— About this exercise —
Could you give every record again, exactly as it reads?

— Supplied data —
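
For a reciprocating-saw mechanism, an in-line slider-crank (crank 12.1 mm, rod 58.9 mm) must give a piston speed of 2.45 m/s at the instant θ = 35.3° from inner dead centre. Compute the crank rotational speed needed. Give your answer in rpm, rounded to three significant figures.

For an in-line slider-crank, |v_piston| = rω|sinθ|·[1 + r cosθ/√(L² − r² sin²θ)].
With r = 0.0121 m, L = 0.0589 m, θ = 35.3°: the bracketed kinematic factor |dx/dθ| = 0.0081727 m.
ω = v/|dx/dθ| = 2.45/0.0081727 = 299.78 rad/s.
N = 60ω/(2π) = 2862.7 rpm.

2860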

— Result of the exercise —
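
For a reciprocating-saw mechanism, an in-line slider-crank (crank 12.1 mm, rod 58.9 mm) must give a piston speed of 2.45 m/s at the instant θ = 35.3° from inner dead centre. Compute the crank rotational speed needed. Give your answer in rpm, rounded to three significant figures.

For an in-line slider-crank, |v_piston| = rω|sinθ|·[1 + r cosθ/√(L² − r² sin²θ)].
With r = 0.0121 m, L = 0.0589 m, θ = 35.3°: the bracketed kinematic factor |dx/dθ| = 0.0081727 m.
ω = v/|dx/dθ| = 2.45/0.0081727 = 299.78 rad/s.
N = 60ω/(2π) = 2862.7 rpm.

2860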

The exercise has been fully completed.